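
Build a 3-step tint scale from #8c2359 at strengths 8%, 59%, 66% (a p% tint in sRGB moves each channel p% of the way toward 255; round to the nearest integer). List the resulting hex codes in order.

#8c2359 is rgb(140, 35, 89).
8%: (140 + 9.2 = 149.2→149, 35 + 17.6 = 52.6→53, 89 + 13.28 = 102.28→102) → #953566
59%: (140 + 67.85 = 207.85→208, 35 + 129.8 = 164.8→165, 89 + 97.94 = 186.94→187) → #d0a5bb
66%: (140 + 75.9 = 215.9→216, 35 + 145.2 = 180.2→180, 89 + 109.56 = 198.56→199) → #d8b4c7

#953566, #d0a5bb, #d8b4c7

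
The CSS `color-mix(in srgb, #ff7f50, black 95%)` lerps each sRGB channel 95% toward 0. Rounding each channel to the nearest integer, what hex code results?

#ff7f50 is rgb(255, 127, 80).
Lerp each channel 95% toward 0:
  R: 255 − 242.25 = 12.75 → 13
  G: 127 + 0.95×(0−127) = 127 − 120.65 = 6.35 → 6
  B: 80 − 76 = 4 → 4
rgb(13, 6, 4) = #0d0604.

#0d0604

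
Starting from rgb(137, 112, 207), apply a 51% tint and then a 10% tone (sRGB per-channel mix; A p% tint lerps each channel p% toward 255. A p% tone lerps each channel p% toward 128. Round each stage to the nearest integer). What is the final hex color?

#BEB3DD

Lerp each channel 51% toward 255:
  R: 137 + 60.18 = 197.18 → 197
  G: 112 + 0.51×(255−112) = 112 + 72.93 = 184.93 → 185
  B: 207 + 0.51×(255−207) = 207 + 24.48 = 231.48 → 231
After the tint: rgb(197, 185, 231) = #C5B9E7.
A 10% tone moves each channel 10% toward 128:
  R: 197 + 0.1×(128−197) = 197 − 6.9 = 190.1 → 190
  G: 185 + 0.1×(128−185) = 185 − 5.7 = 179.3 → 179
  B: 231 − 10.3 = 220.7 → 221
rgb(190, 179, 221) = #BEB3DD.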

# # # # #

Task statement -
The response should consist of all the entries, copied without any alteration.

Result for this task -
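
Build a 3-step tint scale from #8c2359 at strengths 8%, 59%, 66% (a p% tint in sRGB moves each channel p% of the way toward 255; round to the nearest integer). List the resulting hex codes in order.

#8c2359 is rgb(140, 35, 89).
8%: (140 + 9.2 = 149.2→149, 35 + 17.6 = 52.6→53, 89 + 13.28 = 102.28→102) → #953566
59%: (140 + 67.85 = 207.85→208, 35 + 129.8 = 164.8→165, 89 + 97.94 = 186.94→187) → #d0a5bb
66%: (140 + 75.9 = 215.9→216, 35 + 145.2 = 180.2→180, 89 + 109.56 = 198.56→199) → #d8b4c7

#953566, #d0a5bb, #d8b4c7

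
The CSS `color-mix(in srgb, #ff7f50, black 95%)` lerps each sRGB channel 95% toward 0. Rounding each channel to the nearest integer, what hex code results?

#ff7f50 is rgb(255, 127, 80).
Lerp each channel 95% toward 0:
  R: 255 − 242.25 = 12.75 → 13
  G: 127 + 0.95×(0−127) = 127 − 120.65 = 6.35 → 6
  B: 80 − 76 = 4 → 4
rgb(13, 6, 4) = #0d0604.

#0d0604

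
Starting from rgb(137, 112, 207), apply a 51% tint and then a 10% tone (sRGB per-channel mix; A p% tint lerps each channel p% toward 255. A p% tone lerps each channel p% toward 128. Round each stage to the nearest integer). What is the final hex color?

#BEB3DD

Lerp each channel 51% toward 255:
  R: 137 + 60.18 = 197.18 → 197
  G: 112 + 0.51×(255−112) = 112 + 72.93 = 184.93 → 185
  B: 207 + 0.51×(255−207) = 207 + 24.48 = 231.48 → 231
After the tint: rgb(197, 185, 231) = #C5B9E7.
A 10% tone moves each channel 10% toward 128:
  R: 197 + 0.1×(128−197) = 197 − 6.9 = 190.1 → 190
  G: 185 + 0.1×(128−185) = 185 − 5.7 = 179.3 → 179
  B: 231 − 10.3 = 220.7 → 221
rgb(190, 179, 221) = #BEB3DD.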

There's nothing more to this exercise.